__MATERIAL SUPPLIED__
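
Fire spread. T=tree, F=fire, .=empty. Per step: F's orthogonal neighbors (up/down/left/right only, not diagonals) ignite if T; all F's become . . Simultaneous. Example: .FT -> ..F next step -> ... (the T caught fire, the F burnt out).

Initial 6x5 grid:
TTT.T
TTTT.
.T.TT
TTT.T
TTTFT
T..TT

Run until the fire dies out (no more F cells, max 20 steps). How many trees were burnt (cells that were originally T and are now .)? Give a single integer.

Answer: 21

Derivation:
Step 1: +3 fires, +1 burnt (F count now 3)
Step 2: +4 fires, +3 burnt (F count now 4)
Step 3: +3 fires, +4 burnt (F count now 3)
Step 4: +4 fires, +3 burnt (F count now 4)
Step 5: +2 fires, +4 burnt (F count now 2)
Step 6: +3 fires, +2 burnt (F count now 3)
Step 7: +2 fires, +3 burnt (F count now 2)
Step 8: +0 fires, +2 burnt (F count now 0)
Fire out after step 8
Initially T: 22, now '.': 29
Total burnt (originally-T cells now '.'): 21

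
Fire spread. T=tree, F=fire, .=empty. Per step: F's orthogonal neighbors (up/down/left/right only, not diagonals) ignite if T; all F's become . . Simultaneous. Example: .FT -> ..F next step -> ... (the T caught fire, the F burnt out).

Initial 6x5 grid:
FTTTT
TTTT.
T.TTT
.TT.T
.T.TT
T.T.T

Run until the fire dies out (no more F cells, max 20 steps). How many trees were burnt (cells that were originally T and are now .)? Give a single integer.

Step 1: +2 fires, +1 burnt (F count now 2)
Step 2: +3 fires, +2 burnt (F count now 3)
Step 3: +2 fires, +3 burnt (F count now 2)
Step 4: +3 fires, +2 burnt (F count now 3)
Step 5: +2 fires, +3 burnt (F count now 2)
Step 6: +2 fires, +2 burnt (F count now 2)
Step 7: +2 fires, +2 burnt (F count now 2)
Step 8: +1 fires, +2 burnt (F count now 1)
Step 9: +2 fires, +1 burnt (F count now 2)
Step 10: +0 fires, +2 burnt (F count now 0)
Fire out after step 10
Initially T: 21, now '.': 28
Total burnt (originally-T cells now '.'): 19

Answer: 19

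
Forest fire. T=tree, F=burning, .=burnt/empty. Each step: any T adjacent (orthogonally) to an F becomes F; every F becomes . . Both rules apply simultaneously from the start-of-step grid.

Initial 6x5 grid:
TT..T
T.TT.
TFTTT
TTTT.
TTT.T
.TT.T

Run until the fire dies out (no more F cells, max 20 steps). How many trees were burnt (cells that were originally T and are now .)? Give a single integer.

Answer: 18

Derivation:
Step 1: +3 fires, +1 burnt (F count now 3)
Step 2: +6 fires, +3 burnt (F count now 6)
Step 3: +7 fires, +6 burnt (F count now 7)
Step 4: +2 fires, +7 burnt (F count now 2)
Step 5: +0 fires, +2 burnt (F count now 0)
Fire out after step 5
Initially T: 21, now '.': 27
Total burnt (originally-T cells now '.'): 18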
---
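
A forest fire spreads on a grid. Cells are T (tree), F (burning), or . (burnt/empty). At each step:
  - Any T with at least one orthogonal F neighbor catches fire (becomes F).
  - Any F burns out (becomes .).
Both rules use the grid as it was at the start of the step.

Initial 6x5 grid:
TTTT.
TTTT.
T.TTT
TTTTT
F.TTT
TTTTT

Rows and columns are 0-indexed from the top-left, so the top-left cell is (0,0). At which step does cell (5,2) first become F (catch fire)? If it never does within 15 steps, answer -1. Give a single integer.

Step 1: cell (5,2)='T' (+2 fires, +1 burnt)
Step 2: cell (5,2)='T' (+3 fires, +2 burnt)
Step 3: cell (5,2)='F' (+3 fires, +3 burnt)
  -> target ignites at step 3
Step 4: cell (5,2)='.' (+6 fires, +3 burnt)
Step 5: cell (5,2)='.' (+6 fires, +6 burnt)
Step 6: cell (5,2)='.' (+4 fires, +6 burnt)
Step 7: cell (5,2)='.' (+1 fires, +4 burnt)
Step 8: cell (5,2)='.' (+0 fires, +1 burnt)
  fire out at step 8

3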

__PROBLEM STATEMENT__
Search the data above for lines holding "rules" and copy each of them.

__RESPONSE TO THIS TASK__
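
Forest fire. T=tree, F=burning, .=burnt/empty. Each step: any T adjacent (orthogonally) to an F becomes F; every F becomes . . Both rules apply simultaneously from the start-of-step grid.
Both rules use the grid as it was at the start of the step.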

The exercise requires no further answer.